***** Data extracts
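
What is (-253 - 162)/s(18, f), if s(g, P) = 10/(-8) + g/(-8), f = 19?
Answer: 830/7 ≈ 118.57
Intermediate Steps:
s(g, P) = -5/4 - g/8 (s(g, P) = 10*(-⅛) + g*(-⅛) = -5/4 - g/8)
(-253 - 162)/s(18, f) = (-253 - 162)/(-5/4 - ⅛*18) = -415/(-5/4 - 9/4) = -415/(-7/2) = -415*(-2/7) = 830/7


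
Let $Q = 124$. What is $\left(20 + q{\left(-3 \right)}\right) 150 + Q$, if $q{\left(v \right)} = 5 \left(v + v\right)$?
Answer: $-1376$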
**********
◆ **What is being asked**:
Starting with the line that contains "Answer: 830/7 ≈ 118.57", restate every line through the end of the records above, exactly and with no other lines.

◆ **Task output**:
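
Answer: 830/7 ≈ 118.57
Intermediate Steps:
s(g, P) = -5/4 - g/8 (s(g, P) = 10*(-⅛) + g*(-⅛) = -5/4 - g/8)
(-253 - 162)/s(18, f) = (-253 - 162)/(-5/4 - ⅛*18) = -415/(-5/4 - 9/4) = -415/(-7/2) = -415*(-2/7) = 830/7


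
Let $Q = 124$. What is $\left(20 + q{\left(-3 \right)}\right) 150 + Q$, if $q{\left(v \right)} = 5 \left(v + v\right)$?
Answer: $-1376$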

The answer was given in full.